» EXERCISE DIRECTIONS: What is needed is every line of the data that includes the word "begins". Please copy each one.

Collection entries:
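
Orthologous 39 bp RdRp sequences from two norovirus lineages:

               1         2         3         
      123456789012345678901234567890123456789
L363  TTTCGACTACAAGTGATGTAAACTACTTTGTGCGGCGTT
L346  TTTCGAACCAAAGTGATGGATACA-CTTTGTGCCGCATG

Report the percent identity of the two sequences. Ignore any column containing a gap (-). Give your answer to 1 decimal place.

Excluding the 1 gap column leaves 38 comparable sites.
Mismatches occur at site 7 (C/A), site 8 (T/C), site 9 (A/C), site 10 (C/A), site 19 (T/G), site 21 (A/T), site 24 (T/A), site 34 (G/C), site 37 (G/A), site 39 (T/G).
28 of the 38 comparable sites match, so the percent identity is 28/38 × 100 = 73.7%.

73.7%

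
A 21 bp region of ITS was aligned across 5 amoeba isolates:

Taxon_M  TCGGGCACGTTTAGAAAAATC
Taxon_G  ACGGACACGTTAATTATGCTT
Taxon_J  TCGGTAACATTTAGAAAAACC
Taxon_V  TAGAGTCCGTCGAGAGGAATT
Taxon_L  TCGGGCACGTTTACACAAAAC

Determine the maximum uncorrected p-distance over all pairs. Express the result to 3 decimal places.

Pairwise Hamming distances:
  Taxon_M vs Taxon_G: 9
  Taxon_M vs Taxon_J: 4
  Taxon_M vs Taxon_V: 9
  Taxon_M vs Taxon_L: 3
  Taxon_G vs Taxon_J: 12
  Taxon_G vs Taxon_V: 14
  Taxon_G vs Taxon_L: 11
  Taxon_J vs Taxon_V: 12
  Taxon_J vs Taxon_L: 6
  Taxon_V vs Taxon_L: 11
The largest is 14 mismatches, between Taxon_G and Taxon_V; p = 14/21 = 0.667.

0.667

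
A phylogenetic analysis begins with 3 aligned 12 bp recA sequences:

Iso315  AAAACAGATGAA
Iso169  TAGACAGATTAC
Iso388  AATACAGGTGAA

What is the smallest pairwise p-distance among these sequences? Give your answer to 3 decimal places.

Pairwise Hamming distances:
  Iso315 vs Iso169: 4
  Iso315 vs Iso388: 2
  Iso169 vs Iso388: 5
The smallest is 2 mismatches, between Iso315 and Iso388; p = 2/12 = 0.167.

0.167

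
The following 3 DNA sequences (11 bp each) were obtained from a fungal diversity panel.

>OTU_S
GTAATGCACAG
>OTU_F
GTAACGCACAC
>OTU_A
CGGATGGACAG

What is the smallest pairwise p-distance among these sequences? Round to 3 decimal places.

0.182

Pairwise Hamming distances:
  OTU_S vs OTU_F: 2
  OTU_S vs OTU_A: 4
  OTU_F vs OTU_A: 6
The smallest is 2 mismatches, between OTU_S and OTU_F; p = 2/11 = 0.182.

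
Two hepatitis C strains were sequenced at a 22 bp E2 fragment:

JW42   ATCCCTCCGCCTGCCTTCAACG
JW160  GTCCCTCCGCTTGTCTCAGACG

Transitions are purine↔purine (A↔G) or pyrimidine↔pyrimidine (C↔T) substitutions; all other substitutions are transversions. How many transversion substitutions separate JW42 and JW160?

1

The sequences differ at positions 1 (A/G, transition), 11 (C/T, transition), 14 (C/T, transition), 17 (T/C, transition), 18 (C/A, transversion), 19 (A/G, transition).
Of the 6 differences, 5 transitions and 1 transversion, so the answer is 1.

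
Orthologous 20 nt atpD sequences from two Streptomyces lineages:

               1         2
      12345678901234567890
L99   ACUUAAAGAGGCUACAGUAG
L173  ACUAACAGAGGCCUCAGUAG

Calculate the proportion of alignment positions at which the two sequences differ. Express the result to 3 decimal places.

0.200

Mismatches occur at site 4 (U/A), site 6 (A/C), site 13 (U/C), site 14 (A/U).
There are 4 differences over 20 sites, so p = 4/20 = 0.200.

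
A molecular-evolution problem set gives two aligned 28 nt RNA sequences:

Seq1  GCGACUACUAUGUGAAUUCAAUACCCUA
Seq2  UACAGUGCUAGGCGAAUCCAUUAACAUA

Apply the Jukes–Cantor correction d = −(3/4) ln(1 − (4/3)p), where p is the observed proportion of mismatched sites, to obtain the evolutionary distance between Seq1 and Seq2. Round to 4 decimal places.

Differing sites — 1:G/U; 2:C/A; 3:G/C; 5:C/G; 7:A/G; 11:U/G; 13:U/C; 18:U/C; 21:A/U; 24:C/A; 26:C/A.
p = 11/28 = 0.392857.
d = −0.75 · ln(1 − (4/3)·0.392857) = −0.75 · ln(0.476191) = −0.75 · (-0.741936) = 0.5565.

0.5565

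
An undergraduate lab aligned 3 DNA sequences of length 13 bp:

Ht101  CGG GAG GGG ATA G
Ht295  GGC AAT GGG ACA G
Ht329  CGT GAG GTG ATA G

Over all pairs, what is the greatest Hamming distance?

Pairwise Hamming distances:
  Ht101 vs Ht295: 5
  Ht101 vs Ht329: 2
  Ht295 vs Ht329: 6
The largest is 6, between Ht295 and Ht329.

6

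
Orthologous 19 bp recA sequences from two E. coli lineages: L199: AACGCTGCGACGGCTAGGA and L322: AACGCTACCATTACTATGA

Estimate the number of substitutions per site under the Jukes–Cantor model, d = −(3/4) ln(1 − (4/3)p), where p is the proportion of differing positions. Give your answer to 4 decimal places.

The sequences differ at positions 7 (G/A), 9 (G/C), 11 (C/T), 12 (G/T), 13 (G/A), 17 (G/T).
p = 6/19 = 0.315789.
d = −0.75 · ln(1 − (4/3)·0.315789) = −0.75 · ln(0.578948) = −0.75 · (-0.546543) = 0.4099.

0.4099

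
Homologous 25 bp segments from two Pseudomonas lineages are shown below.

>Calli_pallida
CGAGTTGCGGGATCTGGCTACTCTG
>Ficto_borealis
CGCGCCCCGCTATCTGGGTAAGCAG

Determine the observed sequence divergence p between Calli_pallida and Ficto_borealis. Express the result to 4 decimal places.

The sequences differ at positions 3 (A/C), 5 (T/C), 6 (T/C), 7 (G/C), 10 (G/C), 11 (G/T), 18 (C/G), 21 (C/A), 22 (T/G), 24 (T/A).
There are 10 differences over 25 sites, so p = 10/25 = 0.4000.

0.4000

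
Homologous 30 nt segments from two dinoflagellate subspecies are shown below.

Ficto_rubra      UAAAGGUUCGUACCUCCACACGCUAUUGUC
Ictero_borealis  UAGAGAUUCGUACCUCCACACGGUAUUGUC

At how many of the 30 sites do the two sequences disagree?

Differing sites — 3:A/G; 6:G/A; 23:C/G.
That gives 3 mismatches out of 30 aligned sites, so the Hamming distance is 3.

3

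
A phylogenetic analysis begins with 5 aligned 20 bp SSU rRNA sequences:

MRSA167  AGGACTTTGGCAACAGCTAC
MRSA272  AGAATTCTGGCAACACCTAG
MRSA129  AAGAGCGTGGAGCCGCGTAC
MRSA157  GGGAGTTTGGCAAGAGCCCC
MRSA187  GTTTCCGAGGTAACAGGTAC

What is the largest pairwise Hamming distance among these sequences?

Pairwise Hamming distances:
  MRSA167 vs MRSA272: 5
  MRSA167 vs MRSA129: 10
  MRSA167 vs MRSA157: 5
  MRSA167 vs MRSA187: 9
  MRSA272 vs MRSA129: 11
  MRSA272 vs MRSA157: 9
  MRSA272 vs MRSA187: 12
  MRSA129 vs MRSA157: 13
  MRSA129 vs MRSA187: 11
  MRSA157 vs MRSA187: 12
The largest is 13, between MRSA129 and MRSA157.

13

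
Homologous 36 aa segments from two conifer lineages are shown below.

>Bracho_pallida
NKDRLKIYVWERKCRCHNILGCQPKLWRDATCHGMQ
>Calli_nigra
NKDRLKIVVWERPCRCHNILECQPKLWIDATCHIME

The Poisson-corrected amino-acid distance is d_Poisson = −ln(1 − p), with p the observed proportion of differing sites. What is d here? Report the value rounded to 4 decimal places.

Differing sites — 8:Y/V; 13:K/P; 21:G/E; 28:R/I; 34:G/I; 36:Q/E.
p = 6/36 = 0.166667.
d = −ln(1 − 0.166667) = −ln(0.833333) = 0.1823.

0.1823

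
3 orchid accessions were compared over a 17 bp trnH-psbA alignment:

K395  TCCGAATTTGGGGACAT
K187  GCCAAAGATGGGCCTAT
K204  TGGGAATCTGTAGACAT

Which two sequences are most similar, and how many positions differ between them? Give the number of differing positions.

5

Pairwise Hamming distances:
  K395 vs K187: 7
  K395 vs K204: 5
  K187 vs K204: 11
The smallest is 5, between K395 and K204.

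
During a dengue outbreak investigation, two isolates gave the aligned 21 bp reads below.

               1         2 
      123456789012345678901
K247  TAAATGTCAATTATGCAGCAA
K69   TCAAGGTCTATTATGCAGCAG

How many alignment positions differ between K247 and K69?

4

Differing sites — 2:A/C; 5:T/G; 9:A/T; 21:A/G.
That gives 4 mismatches out of 21 aligned sites, so the Hamming distance is 4.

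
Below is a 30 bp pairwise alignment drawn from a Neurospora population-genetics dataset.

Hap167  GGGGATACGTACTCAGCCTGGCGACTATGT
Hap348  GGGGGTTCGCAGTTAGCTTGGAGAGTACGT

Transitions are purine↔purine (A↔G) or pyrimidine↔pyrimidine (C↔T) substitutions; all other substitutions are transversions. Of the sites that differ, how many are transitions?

5

Mismatches occur at site 5 (A→G, transition), site 7 (A→T, transversion), site 10 (T→C, transition), site 12 (C→G, transversion), site 14 (C→T, transition), site 18 (C→T, transition), site 22 (C→A, transversion), site 25 (C→G, transversion), site 28 (T→C, transition).
Of the 9 differences, 5 transitions and 4 transversions, so the answer is 5.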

» ANSWER BOX:
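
A phylogenetic analysis begins with 3 aligned 12 bp recA sequences:
A phylogenetic analysis begins with 5 aligned 20 bp SSU rRNA sequences: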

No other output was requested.